Your answer must match the data word for word.

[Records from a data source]
━━━━
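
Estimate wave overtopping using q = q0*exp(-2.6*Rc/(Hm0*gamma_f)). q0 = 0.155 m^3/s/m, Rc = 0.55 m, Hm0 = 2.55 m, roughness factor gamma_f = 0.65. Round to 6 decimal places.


q = q0 * exp(-2.6 * Rc / (Hm0 * gamma_f))
Exponent = -2.6 * 0.55 / (2.55 * 0.65)
= -2.6 * 0.55 / 1.6575
= -0.862745
exp(-0.862745) = 0.422002
q = 0.155 * 0.422002
q = 0.065410 m^3/s/m

0.065410


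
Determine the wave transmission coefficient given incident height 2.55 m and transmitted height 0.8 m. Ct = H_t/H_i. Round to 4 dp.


Ct = H_t / H_i
Ct = 0.8 / 2.55
Ct = 0.3137

0.3137


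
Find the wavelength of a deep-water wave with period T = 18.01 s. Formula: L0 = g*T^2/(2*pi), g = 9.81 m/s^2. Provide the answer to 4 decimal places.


L0 = g * T^2 / (2 * pi)
L0 = 9.81 * 18.01^2 / (2 * pi)
L0 = 9.81 * 324.3601 / 6.28319
L0 = 3181.9726 / 6.28319
L0 = 506.4267 m

506.4267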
━━━━
WRITTEN RESPONSE -
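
Estimate wave overtopping using q = q0*exp(-2.6*Rc/(Hm0*gamma_f)). q0 = 0.155 m^3/s/m, Rc = 0.55 m, Hm0 = 2.55 m, roughness factor gamma_f = 0.65. Round to 6 decimal places.


q = q0 * exp(-2.6 * Rc / (Hm0 * gamma_f))
Exponent = -2.6 * 0.55 / (2.55 * 0.65)
= -2.6 * 0.55 / 1.6575
= -0.862745
exp(-0.862745) = 0.422002
q = 0.155 * 0.422002
q = 0.065410 m^3/s/m

0.065410


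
Determine the wave transmission coefficient given incident height 2.55 m and transmitted height 0.8 m. Ct = H_t/H_i. Round to 4 dp.


Ct = H_t / H_i
Ct = 0.8 / 2.55
Ct = 0.3137

0.3137


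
Find the wavelength of a deep-water wave with period T = 18.01 s. Formula: L0 = g*T^2/(2*pi), g = 9.81 m/s^2. Provide the answer to 4 decimal places.


L0 = g * T^2 / (2 * pi)
L0 = 9.81 * 18.01^2 / (2 * pi)
L0 = 9.81 * 324.3601 / 6.28319
L0 = 3181.9726 / 6.28319
L0 = 506.4267 m

506.4267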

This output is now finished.